#### What the task asks
Copy each line of the records that includes "burdens".

*** Data supplied Section Begins ***

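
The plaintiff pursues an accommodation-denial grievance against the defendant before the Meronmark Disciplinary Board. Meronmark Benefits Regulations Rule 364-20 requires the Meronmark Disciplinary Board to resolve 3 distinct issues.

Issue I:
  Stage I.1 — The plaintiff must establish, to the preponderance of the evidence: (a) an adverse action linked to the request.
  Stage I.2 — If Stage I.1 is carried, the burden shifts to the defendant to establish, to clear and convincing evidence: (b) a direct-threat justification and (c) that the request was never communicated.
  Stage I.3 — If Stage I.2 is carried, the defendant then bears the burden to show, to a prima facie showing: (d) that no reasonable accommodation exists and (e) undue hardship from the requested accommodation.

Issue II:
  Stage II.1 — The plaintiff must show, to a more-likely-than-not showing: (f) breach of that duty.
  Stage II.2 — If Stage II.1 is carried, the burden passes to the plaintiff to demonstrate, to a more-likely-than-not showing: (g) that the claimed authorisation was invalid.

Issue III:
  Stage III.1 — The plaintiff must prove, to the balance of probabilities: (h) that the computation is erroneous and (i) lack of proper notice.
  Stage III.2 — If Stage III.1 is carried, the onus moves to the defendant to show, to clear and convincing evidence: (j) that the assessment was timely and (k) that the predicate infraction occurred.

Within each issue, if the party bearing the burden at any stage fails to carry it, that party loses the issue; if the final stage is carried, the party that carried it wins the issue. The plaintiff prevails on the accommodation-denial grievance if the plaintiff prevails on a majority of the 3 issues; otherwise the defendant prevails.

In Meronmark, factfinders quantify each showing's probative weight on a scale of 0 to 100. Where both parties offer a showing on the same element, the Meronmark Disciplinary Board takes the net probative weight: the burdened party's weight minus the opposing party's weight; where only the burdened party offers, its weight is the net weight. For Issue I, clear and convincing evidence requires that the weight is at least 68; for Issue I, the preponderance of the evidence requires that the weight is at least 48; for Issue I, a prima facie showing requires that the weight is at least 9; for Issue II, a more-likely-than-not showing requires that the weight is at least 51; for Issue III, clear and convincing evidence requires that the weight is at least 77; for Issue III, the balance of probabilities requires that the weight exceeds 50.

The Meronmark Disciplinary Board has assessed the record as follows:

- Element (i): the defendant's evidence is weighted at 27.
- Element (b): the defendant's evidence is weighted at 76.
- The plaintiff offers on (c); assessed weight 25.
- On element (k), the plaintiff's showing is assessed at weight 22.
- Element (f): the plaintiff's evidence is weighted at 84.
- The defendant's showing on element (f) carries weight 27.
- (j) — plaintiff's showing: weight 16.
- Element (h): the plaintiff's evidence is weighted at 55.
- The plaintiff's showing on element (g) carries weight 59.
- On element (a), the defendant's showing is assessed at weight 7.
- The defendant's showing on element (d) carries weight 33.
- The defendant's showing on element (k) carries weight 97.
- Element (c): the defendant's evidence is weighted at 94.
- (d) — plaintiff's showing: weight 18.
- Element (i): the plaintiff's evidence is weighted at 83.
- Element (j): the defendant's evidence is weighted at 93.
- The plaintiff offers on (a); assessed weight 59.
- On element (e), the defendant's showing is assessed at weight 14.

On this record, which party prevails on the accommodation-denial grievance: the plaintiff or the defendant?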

*** Data supplied Section Ends ***
*** Data supplied Section Begins ***

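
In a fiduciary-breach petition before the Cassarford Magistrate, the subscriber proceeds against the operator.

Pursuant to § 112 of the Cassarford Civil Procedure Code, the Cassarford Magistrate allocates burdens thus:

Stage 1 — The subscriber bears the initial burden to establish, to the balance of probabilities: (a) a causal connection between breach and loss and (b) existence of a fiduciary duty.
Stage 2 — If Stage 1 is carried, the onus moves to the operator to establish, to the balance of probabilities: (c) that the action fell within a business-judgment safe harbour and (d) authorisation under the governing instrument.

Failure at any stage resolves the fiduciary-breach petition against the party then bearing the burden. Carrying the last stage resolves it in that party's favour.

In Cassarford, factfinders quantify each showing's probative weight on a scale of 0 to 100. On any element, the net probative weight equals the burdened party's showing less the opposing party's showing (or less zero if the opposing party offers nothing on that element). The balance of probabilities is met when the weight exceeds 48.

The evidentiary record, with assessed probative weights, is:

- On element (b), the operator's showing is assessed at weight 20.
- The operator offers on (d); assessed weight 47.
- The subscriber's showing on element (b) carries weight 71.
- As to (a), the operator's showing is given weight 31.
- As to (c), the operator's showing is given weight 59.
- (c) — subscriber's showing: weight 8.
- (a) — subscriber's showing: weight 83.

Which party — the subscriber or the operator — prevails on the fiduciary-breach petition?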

*** Data supplied Section Ends ***
*** Data supplied Section Begins ***

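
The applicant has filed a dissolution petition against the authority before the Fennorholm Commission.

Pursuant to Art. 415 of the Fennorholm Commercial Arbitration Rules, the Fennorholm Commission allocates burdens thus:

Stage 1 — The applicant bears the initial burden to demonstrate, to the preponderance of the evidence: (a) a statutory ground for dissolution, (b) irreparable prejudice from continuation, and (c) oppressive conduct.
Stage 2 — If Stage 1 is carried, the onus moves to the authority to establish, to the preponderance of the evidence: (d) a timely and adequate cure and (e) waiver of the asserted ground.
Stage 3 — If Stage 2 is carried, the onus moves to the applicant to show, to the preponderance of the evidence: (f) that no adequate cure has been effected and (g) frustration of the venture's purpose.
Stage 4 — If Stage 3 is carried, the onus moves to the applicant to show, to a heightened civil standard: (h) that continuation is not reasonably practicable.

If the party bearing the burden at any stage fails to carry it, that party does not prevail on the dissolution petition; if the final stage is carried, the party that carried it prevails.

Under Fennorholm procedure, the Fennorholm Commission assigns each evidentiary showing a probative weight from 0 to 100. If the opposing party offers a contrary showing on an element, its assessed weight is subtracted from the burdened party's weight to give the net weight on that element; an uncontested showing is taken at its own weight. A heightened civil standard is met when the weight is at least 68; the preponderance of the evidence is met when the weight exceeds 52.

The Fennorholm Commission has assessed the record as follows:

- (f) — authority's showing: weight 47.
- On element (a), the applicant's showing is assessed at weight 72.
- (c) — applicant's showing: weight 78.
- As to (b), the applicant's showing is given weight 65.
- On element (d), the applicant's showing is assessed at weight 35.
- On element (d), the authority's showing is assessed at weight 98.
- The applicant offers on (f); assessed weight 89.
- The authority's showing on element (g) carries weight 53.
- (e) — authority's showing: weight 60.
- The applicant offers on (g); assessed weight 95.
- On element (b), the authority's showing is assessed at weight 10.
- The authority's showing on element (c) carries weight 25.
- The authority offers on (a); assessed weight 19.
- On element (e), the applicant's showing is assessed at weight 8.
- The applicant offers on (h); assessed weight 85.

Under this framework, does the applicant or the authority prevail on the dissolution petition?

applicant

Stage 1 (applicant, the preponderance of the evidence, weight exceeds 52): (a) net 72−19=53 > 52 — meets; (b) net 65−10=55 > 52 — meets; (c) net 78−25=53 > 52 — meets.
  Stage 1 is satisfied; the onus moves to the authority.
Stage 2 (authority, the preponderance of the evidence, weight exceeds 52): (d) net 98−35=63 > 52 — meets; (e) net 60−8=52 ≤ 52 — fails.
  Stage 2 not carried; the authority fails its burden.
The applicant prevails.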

*** Data supplied Section Ends ***

#### Exercise solution
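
Pursuant to § 112 of the Cassarford Civil Procedure Code, the Cassarford Magistrate allocates burdens thus:
Pursuant to Art. 415 of the Fennorholm Commercial Arbitration Rules, the Fennorholm Commission allocates burdens thus: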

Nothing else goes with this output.